* What this task involves: Take the material below from its first line through the line containing "Edges: 1→2, 2→1" and, please, write those lines again exactly.

* Exercise data:
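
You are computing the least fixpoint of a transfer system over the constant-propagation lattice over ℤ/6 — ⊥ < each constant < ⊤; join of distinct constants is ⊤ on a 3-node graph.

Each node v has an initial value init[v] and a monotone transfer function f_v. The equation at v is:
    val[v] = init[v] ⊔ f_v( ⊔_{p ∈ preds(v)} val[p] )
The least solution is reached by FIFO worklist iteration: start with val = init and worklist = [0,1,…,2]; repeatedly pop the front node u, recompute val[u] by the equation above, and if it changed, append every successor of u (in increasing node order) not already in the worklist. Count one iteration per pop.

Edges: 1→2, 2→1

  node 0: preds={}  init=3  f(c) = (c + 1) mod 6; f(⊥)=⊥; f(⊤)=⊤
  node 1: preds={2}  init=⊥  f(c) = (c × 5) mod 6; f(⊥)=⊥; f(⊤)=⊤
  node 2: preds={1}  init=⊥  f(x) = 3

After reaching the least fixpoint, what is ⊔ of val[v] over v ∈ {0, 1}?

Trace (5 dequeues):
  [1] u=0 | in ⊥ | out 3 | ==
  [2] u=1 | in ⊥ | out ⊥ | ==
  [3] u=2 | in ⊥ | out 3 | prev ⊥ | push {1}
  [4] u=1 | in 3 | out 3 | prev ⊥ | push {2}
  [5] u=2 | in 3 | out 3 | ==

Converged values:
  [0] 3
  [1] 3
  [2] 3

3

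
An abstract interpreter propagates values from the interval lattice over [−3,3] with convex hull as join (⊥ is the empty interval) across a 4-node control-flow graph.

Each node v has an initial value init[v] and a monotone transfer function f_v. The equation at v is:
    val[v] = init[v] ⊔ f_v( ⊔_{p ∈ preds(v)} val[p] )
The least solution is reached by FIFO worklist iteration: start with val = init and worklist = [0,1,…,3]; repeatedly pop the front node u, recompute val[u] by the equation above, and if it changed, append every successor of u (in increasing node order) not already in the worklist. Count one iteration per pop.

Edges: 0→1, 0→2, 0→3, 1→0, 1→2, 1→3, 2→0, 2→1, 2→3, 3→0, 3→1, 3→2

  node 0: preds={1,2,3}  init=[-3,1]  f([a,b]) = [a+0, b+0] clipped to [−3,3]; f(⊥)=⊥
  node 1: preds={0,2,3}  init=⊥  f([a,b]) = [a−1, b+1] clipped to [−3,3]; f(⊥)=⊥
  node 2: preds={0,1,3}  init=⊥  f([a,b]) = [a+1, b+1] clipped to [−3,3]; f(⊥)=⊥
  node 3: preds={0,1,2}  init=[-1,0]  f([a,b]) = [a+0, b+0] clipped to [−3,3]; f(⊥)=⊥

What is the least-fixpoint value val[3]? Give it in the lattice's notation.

Trace (9 dequeues):
  [1] u=0 | in [-1,0] | out [-3,1] | ==
  [2] u=1 | in [-3,1] | out [-3,2] | prev ⊥ | push {0}
  [3] u=2 | in [-3,2] | out [-2,3] | prev ⊥ | push {1}
  [4] u=3 | in [-3,3] | out [-3,3] | prev [-1,0] | push {2}
  [5] u=0 | in [-3,3] | out [-3,3] | prev [-3,1] | push {3}
  [6] u=1 | in [-3,3] | out [-3,3] | prev [-3,2] | push {0}
  [7] u=2 | in [-3,3] | out [-2,3] | ==
  [8] u=3 | in [-3,3] | out [-3,3] | ==
  [9] u=0 | in [-3,3] | out [-3,3] | ==

Converged values:
  [0] [-3,3]
  [1] [-3,3]
  [2] [-2,3]
  [3] [-3,3]

[-3,3]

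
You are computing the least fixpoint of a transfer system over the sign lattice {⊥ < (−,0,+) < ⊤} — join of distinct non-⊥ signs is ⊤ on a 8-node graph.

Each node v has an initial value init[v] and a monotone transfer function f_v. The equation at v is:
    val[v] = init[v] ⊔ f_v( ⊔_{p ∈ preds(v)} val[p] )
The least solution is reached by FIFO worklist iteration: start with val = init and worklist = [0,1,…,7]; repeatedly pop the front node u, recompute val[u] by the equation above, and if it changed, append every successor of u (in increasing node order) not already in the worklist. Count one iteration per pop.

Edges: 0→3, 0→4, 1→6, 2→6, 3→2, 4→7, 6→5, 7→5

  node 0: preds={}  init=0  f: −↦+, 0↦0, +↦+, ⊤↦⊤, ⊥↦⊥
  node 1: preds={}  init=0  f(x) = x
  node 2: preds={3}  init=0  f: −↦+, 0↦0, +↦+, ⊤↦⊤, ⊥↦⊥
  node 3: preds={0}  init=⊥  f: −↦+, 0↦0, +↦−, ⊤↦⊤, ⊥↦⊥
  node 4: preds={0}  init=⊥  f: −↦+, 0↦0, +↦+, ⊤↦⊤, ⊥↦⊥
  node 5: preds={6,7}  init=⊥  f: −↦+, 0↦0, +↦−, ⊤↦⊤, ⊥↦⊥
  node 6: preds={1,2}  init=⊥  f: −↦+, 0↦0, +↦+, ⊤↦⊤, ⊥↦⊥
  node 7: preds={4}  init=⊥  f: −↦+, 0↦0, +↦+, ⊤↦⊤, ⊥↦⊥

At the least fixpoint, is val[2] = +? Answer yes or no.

Trace (10 dequeues):
  [1] u=0 | in ⊥ | out 0 | ==
  [2] u=1 | in ⊥ | out 0 | ==
  [3] u=2 | in ⊥ | out 0 | ==
  [4] u=3 | in 0 | out 0 | prev ⊥ | push {2}
  [5] u=4 | in 0 | out 0 | prev ⊥ | push {}
  [6] u=5 | in ⊥ | out ⊥ | ==
  [7] u=6 | in 0 | out 0 | prev ⊥ | push {5}
  [8] u=7 | in 0 | out 0 | prev ⊥ | push {}
  [9] u=2 | in 0 | out 0 | ==
  [10] u=5 | in 0 | out 0 | prev ⊥ | push {}

Converged values:
  [0] 0
  [1] 0
  [2] 0
  [3] 0
  [4] 0
  [5] 0
  [6] 0
  [7] 0

no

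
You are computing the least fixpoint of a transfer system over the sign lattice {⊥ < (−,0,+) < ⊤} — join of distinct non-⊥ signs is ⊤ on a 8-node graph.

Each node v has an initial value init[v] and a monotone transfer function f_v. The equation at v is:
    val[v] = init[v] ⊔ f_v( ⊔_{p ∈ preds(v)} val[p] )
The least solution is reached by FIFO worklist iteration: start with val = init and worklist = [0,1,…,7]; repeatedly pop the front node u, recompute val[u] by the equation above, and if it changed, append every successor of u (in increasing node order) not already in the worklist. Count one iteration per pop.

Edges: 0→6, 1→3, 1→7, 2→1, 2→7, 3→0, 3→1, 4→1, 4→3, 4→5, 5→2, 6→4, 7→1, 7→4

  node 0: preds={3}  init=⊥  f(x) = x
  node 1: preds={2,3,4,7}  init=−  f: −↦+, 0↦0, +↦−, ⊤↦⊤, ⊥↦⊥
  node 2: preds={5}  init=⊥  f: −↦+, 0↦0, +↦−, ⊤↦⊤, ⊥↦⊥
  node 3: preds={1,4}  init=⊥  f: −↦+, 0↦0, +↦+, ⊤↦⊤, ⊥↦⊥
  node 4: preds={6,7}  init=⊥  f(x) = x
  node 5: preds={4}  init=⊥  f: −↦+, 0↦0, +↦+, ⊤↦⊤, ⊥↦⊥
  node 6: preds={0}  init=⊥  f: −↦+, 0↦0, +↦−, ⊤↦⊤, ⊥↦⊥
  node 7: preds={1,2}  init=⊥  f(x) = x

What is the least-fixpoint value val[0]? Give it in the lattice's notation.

Worklist (28 pops):
  #1 pop 0: in=⊥ → ⊥ (no change)
  #2 pop 1: in=⊥ → − (no change)
  #3 pop 2: in=⊥ → ⊥ (no change)
  #4 pop 3: in=− → + (was ⊥); enqueue [0,1]
  #5 pop 4: in=⊥ → ⊥ (no change)
  #6 pop 5: in=⊥ → ⊥ (no change)
  #7 pop 6: in=⊥ → ⊥ (no change)
  #8 pop 7: in=− → − (was ⊥); enqueue [4]
  #9 pop 0: in=+ → + (was ⊥); enqueue [6]
  #10 pop 1: in=⊤ → ⊤ (was −); enqueue [3,7]
  #11 pop 4: in=− → − (was ⊥); enqueue [1,5]
  #12 pop 6: in=+ → − (was ⊥); enqueue [4]
  #13 pop 3: in=⊤ → ⊤ (was +); enqueue [0]
  #14 pop 7: in=⊤ → ⊤ (was −); enqueue []
  #15 pop 1: in=⊤ → ⊤ (no change)
  #16 pop 5: in=− → + (was ⊥); enqueue [2]
  #17 pop 4: in=⊤ → ⊤ (was −); enqueue [1,3,5]
  #18 pop 0: in=⊤ → ⊤ (was +); enqueue [6]
  #19 pop 2: in=+ → − (was ⊥); enqueue [7]
  #20 pop 1: in=⊤ → ⊤ (no change)
  #21 pop 3: in=⊤ → ⊤ (no change)
  #22 pop 5: in=⊤ → ⊤ (was +); enqueue [2]
  #23 pop 6: in=⊤ → ⊤ (was −); enqueue [4]
  #24 pop 7: in=⊤ → ⊤ (no change)
  #25 pop 2: in=⊤ → ⊤ (was −); enqueue [1,7]
  #26 pop 4: in=⊤ → ⊤ (no change)
  #27 pop 1: in=⊤ → ⊤ (no change)
  #28 pop 7: in=⊤ → ⊤ (no change)

Fixpoint:
  val[0] = ⊤
  val[1] = ⊤
  val[2] = ⊤
  val[3] = ⊤
  val[4] = ⊤
  val[5] = ⊤
  val[6] = ⊤
  val[7] = ⊤

⊤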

* Output below:
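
You are computing the least fixpoint of a transfer system over the constant-propagation lattice over ℤ/6 — ⊥ < each constant < ⊤; join of distinct constants is ⊤ on a 3-node graph.

Each node v has an initial value init[v] and a monotone transfer function f_v. The equation at v is:
    val[v] = init[v] ⊔ f_v( ⊔_{p ∈ preds(v)} val[p] )
The least solution is reached by FIFO worklist iteration: start with val = init and worklist = [0,1,…,2]; repeatedly pop the front node u, recompute val[u] by the equation above, and if it changed, append every successor of u (in increasing node order) not already in the worklist. Count one iteration per pop.

Edges: 1→2, 2→1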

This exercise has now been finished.